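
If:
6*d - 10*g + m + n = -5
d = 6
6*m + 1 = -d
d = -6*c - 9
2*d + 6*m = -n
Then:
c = -5/2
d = 6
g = 209/60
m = -7/6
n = -5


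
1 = 1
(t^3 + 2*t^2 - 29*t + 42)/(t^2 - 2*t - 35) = (-t^3 - 2*t^2 + 29*t - 42)/(-t^2 + 2*t + 35)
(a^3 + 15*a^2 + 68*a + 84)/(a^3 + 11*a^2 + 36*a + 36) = (a + 7)/(a + 3)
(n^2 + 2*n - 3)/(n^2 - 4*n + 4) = (n^2 + 2*n - 3)/(n^2 - 4*n + 4)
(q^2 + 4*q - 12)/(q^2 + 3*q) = (q^2 + 4*q - 12)/(q*(q + 3))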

──────

▸ Instructions to follow
Print the data again exactly.

▸ Output for this task
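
If:
6*d - 10*g + m + n = -5
d = 6
6*m + 1 = -d
d = -6*c - 9
2*d + 6*m = -n
Then:
c = -5/2
d = 6
g = 209/60
m = -7/6
n = -5


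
1 = 1
(t^3 + 2*t^2 - 29*t + 42)/(t^2 - 2*t - 35) = (-t^3 - 2*t^2 + 29*t - 42)/(-t^2 + 2*t + 35)
(a^3 + 15*a^2 + 68*a + 84)/(a^3 + 11*a^2 + 36*a + 36) = (a + 7)/(a + 3)
(n^2 + 2*n - 3)/(n^2 - 4*n + 4) = (n^2 + 2*n - 3)/(n^2 - 4*n + 4)
(q^2 + 4*q - 12)/(q^2 + 3*q) = (q^2 + 4*q - 12)/(q*(q + 3))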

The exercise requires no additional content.